Stored data entries
——

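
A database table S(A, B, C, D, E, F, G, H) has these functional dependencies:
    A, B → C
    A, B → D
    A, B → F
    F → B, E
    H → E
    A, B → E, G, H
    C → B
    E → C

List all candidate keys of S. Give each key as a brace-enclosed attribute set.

{A, B}, {A, C}, {A, E}, {A, F}, {A, H}

Attributes never on any right-hand side: {A} — every candidate key must contain it.
{A, B}⁺ = {A, B, C, D, E, F, G, H}, which is every attribute, so {A, B} is a candidate key.
{A, C}⁺ = {A, B, C, D, E, F, G, H}, which is every attribute, so {A, C} is a candidate key.
{A, E}⁺ = {A, B, C, D, E, F, G, H}, which is every attribute, so {A, E} is a candidate key.
{A, F}⁺ = {A, B, C, D, E, F, G, H}, which is every attribute, so {A, F} is a candidate key.
{A, H}⁺ = {A, B, C, D, E, F, G, H}, which is every attribute, so {A, H} is a candidate key.
Any other superkey properly contains one of these, so there are no further candidate keys.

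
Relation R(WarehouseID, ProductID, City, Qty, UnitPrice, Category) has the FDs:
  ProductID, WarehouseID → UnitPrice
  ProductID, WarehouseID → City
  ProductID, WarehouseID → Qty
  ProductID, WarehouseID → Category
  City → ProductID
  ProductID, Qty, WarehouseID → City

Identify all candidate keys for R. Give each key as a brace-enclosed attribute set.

{City, WarehouseID}, {ProductID, WarehouseID}

{WarehouseID} never appears on the right of any FD, so every key must include it.
{City, WarehouseID} is a candidate key since {City, WarehouseID}⁺ = {Category, City, ProductID, Qty, UnitPrice, WarehouseID} covers every attribute.
{ProductID, WarehouseID} is a candidate key since {ProductID, WarehouseID}⁺ = {Category, City, ProductID, Qty, UnitPrice, WarehouseID} covers every attribute.
These are minimal and exhaustive — every other superkey contains one of them.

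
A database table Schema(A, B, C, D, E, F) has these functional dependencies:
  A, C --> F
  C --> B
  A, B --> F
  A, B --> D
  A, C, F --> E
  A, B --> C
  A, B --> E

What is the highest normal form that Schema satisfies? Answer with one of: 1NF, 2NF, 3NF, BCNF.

Candidate keys: {A, B}, {A, C}. Prime attributes: {A, B, C}.
C --> B breaks BCNF: {C}⁺ = {B, C}, so {C} is not a superkey.
Its right-hand attributes {B} are all prime, as are those of every other non-superkey FD — the relation is in 3NF.

3NF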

——

Task statement: Some lines above contain the word "database". Copy each of them.

Completed task:
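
A database table S(A, B, C, D, E, F, G, H) has these functional dependencies:
A database table Schema(A, B, C, D, E, F) has these functional dependencies: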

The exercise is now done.